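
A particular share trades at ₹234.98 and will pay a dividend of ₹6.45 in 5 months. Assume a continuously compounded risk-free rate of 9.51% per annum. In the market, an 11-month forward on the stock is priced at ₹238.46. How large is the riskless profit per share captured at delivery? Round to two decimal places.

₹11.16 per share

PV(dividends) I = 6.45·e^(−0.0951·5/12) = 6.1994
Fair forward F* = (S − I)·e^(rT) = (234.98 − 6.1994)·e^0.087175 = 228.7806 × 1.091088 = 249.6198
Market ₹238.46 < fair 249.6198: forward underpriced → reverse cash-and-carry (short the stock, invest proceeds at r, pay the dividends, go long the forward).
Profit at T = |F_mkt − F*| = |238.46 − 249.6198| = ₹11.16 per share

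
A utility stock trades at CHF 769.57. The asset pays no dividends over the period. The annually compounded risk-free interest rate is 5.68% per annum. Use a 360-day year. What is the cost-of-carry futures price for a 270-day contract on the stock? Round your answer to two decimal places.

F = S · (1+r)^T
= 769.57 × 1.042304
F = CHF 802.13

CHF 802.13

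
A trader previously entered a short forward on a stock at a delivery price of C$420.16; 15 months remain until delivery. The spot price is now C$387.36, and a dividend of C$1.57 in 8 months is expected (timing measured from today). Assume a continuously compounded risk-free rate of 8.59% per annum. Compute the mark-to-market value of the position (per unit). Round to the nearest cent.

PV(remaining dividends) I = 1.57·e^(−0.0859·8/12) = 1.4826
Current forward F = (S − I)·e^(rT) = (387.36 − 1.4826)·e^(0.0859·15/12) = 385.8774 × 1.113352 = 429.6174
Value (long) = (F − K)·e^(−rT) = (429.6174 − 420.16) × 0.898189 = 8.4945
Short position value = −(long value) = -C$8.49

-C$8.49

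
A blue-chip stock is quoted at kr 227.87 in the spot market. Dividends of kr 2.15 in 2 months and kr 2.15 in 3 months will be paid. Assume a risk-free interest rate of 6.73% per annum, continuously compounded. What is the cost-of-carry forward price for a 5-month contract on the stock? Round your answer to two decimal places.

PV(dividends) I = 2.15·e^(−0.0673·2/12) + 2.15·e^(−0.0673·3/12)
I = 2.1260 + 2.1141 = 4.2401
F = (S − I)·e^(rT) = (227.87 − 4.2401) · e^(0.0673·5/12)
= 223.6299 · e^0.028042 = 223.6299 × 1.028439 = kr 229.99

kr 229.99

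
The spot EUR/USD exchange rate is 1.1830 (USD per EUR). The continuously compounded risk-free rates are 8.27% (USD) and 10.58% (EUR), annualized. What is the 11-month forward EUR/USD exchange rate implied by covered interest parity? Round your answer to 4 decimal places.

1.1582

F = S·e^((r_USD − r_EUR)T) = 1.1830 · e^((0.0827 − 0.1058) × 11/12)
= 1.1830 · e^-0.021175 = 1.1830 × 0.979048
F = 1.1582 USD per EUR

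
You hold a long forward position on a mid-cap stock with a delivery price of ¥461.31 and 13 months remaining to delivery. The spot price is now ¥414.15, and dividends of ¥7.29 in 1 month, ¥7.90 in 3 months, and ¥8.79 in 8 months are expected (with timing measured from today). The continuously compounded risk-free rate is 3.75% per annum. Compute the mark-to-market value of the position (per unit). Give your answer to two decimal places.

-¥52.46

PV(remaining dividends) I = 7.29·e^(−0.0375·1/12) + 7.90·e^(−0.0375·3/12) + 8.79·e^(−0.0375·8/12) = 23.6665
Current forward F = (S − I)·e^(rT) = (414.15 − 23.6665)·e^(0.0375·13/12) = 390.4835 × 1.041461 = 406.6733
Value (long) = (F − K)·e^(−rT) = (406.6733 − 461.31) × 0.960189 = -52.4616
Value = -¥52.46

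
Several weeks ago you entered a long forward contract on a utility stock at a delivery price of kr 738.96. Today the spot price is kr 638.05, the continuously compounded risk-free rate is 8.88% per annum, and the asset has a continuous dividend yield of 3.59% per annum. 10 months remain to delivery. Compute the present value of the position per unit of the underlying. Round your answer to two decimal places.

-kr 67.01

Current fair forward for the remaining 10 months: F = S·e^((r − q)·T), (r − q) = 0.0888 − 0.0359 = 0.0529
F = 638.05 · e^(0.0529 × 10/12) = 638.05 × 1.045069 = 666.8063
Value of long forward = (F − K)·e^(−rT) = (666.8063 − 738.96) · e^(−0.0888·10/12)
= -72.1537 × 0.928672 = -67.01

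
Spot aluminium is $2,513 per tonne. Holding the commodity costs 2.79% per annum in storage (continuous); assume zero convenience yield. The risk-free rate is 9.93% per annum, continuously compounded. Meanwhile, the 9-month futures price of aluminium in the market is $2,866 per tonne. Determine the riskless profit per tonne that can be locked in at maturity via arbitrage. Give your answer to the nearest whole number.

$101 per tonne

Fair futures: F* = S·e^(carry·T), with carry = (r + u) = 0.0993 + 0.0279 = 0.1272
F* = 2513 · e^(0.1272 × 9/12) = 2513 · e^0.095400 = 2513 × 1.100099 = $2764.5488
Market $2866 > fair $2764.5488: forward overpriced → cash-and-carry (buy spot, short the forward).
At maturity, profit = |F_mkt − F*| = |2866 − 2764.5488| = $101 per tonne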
---
*EXERCISE DETAILS:* Quote every entry exactly.

*RESPONSE TO THIS TASK:*
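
A particular share trades at ₹234.98 and will pay a dividend of ₹6.45 in 5 months. Assume a continuously compounded risk-free rate of 9.51% per annum. In the market, an 11-month forward on the stock is priced at ₹238.46. How large is the riskless profit per share captured at delivery? Round to two decimal places.

₹11.16 per share

PV(dividends) I = 6.45·e^(−0.0951·5/12) = 6.1994
Fair forward F* = (S − I)·e^(rT) = (234.98 − 6.1994)·e^0.087175 = 228.7806 × 1.091088 = 249.6198
Market ₹238.46 < fair 249.6198: forward underpriced → reverse cash-and-carry (short the stock, invest proceeds at r, pay the dividends, go long the forward).
Profit at T = |F_mkt − F*| = |238.46 − 249.6198| = ₹11.16 per share

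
A utility stock trades at CHF 769.57. The asset pays no dividends over the period. The annually compounded risk-free interest rate is 5.68% per annum. Use a 360-day year. What is the cost-of-carry futures price for a 270-day contract on the stock? Round your answer to two decimal places.

F = S · (1+r)^T
= 769.57 × 1.042304
F = CHF 802.13

CHF 802.13

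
A trader previously entered a short forward on a stock at a delivery price of C$420.16; 15 months remain until delivery. The spot price is now C$387.36, and a dividend of C$1.57 in 8 months is expected (timing measured from today). Assume a continuously compounded risk-free rate of 8.59% per annum. Compute the mark-to-market value of the position (per unit). Round to the nearest cent.

PV(remaining dividends) I = 1.57·e^(−0.0859·8/12) = 1.4826
Current forward F = (S − I)·e^(rT) = (387.36 − 1.4826)·e^(0.0859·15/12) = 385.8774 × 1.113352 = 429.6174
Value (long) = (F − K)·e^(−rT) = (429.6174 − 420.16) × 0.898189 = 8.4945
Short position value = −(long value) = -C$8.49

-C$8.49

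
A blue-chip stock is quoted at kr 227.87 in the spot market. Dividends of kr 2.15 in 2 months and kr 2.15 in 3 months will be paid. Assume a risk-free interest rate of 6.73% per annum, continuously compounded. What is the cost-of-carry forward price for a 5-month contract on the stock? Round your answer to two decimal places.

PV(dividends) I = 2.15·e^(−0.0673·2/12) + 2.15·e^(−0.0673·3/12)
I = 2.1260 + 2.1141 = 4.2401
F = (S − I)·e^(rT) = (227.87 − 4.2401) · e^(0.0673·5/12)
= 223.6299 · e^0.028042 = 223.6299 × 1.028439 = kr 229.99

kr 229.99

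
The spot EUR/USD exchange rate is 1.1830 (USD per EUR). The continuously compounded risk-free rates are 8.27% (USD) and 10.58% (EUR), annualized. What is the 11-month forward EUR/USD exchange rate implied by covered interest parity? Round your answer to 4 decimal places.

1.1582

F = S·e^((r_USD − r_EUR)T) = 1.1830 · e^((0.0827 − 0.1058) × 11/12)
= 1.1830 · e^-0.021175 = 1.1830 × 0.979048
F = 1.1582 USD per EUR

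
You hold a long forward position on a mid-cap stock with a delivery price of ¥461.31 and 13 months remaining to delivery. The spot price is now ¥414.15, and dividends of ¥7.29 in 1 month, ¥7.90 in 3 months, and ¥8.79 in 8 months are expected (with timing measured from today). The continuously compounded risk-free rate is 3.75% per annum. Compute the mark-to-market value of the position (per unit). Give your answer to two decimal places.

-¥52.46

PV(remaining dividends) I = 7.29·e^(−0.0375·1/12) + 7.90·e^(−0.0375·3/12) + 8.79·e^(−0.0375·8/12) = 23.6665
Current forward F = (S − I)·e^(rT) = (414.15 − 23.6665)·e^(0.0375·13/12) = 390.4835 × 1.041461 = 406.6733
Value (long) = (F − K)·e^(−rT) = (406.6733 − 461.31) × 0.960189 = -52.4616
Value = -¥52.46

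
Several weeks ago you entered a long forward contract on a utility stock at a delivery price of kr 738.96. Today the spot price is kr 638.05, the continuously compounded risk-free rate is 8.88% per annum, and the asset has a continuous dividend yield of 3.59% per annum. 10 months remain to delivery. Compute the present value of the position per unit of the underlying. Round your answer to two decimal places.

-kr 67.01

Current fair forward for the remaining 10 months: F = S·e^((r − q)·T), (r − q) = 0.0888 − 0.0359 = 0.0529
F = 638.05 · e^(0.0529 × 10/12) = 638.05 × 1.045069 = 666.8063
Value of long forward = (F − K)·e^(−rT) = (666.8063 − 738.96) · e^(−0.0888·10/12)
= -72.1537 × 0.928672 = -67.01

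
Spot aluminium is $2,513 per tonne. Holding the commodity costs 2.79% per annum in storage (continuous); assume zero convenience yield. The risk-free rate is 9.93% per annum, continuously compounded. Meanwhile, the 9-month futures price of aluminium in the market is $2,866 per tonne. Determine the riskless profit per tonne that can be locked in at maturity via arbitrage. Give your answer to the nearest whole number.

$101 per tonne

Fair futures: F* = S·e^(carry·T), with carry = (r + u) = 0.0993 + 0.0279 = 0.1272
F* = 2513 · e^(0.1272 × 9/12) = 2513 · e^0.095400 = 2513 × 1.100099 = $2764.5488
Market $2866 > fair $2764.5488: forward overpriced → cash-and-carry (buy spot, short the forward).
At maturity, profit = |F_mkt − F*| = |2866 − 2764.5488| = $101 per tonne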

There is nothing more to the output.